_WHAT THE TASK ASKS_
Copy out the records below exactly as they appear.

Dataset items

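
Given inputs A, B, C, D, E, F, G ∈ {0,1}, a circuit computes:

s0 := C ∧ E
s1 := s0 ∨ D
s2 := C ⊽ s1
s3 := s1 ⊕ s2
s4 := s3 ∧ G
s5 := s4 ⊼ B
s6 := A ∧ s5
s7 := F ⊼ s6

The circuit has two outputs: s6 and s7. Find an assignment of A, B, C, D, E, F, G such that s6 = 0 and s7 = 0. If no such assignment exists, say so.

no solution exists

Across all 128 input combinations, none give both s6 = 0 and s7 = 0.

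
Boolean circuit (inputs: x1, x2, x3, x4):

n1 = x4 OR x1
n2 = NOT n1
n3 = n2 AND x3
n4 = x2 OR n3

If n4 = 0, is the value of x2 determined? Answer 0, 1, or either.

n4 = x2 OR n3 must be 0, so both x2 = 0 and n3 = 0.
n3 = n2 AND x3 must be 0, so at least one of n2, x3 is 0.
Every assignment with n4 = 0 has x2 = 0; there are 7 such assignment(s).

0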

_SOLUTION_
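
Given inputs A, B, C, D, E, F, G ∈ {0,1}, a circuit computes:

s0 := C ∧ E
s1 := s0 ∨ D
s2 := C ⊽ s1
s3 := s1 ⊕ s2
s4 := s3 ∧ G
s5 := s4 ⊼ B
s6 := A ∧ s5
s7 := F ⊼ s6

The circuit has two outputs: s6 and s7. Find an assignment of A, B, C, D, E, F, G such that s6 = 0 and s7 = 0. If no such assignment exists, say so.

no solution exists

Across all 128 input combinations, none give both s6 = 0 and s7 = 0.

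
Boolean circuit (inputs: x1, x2, x3, x4):

n1 = x4 OR x1
n2 = NOT n1
n3 = n2 AND x3
n4 = x2 OR n3

If n4 = 0, is the value of x2 determined? Answer 0, 1, or either.

n4 = x2 OR n3 must be 0, so both x2 = 0 and n3 = 0.
n3 = n2 AND x3 must be 0, so at least one of n2, x3 is 0.
Every assignment with n4 = 0 has x2 = 0; there are 7 such assignment(s).

0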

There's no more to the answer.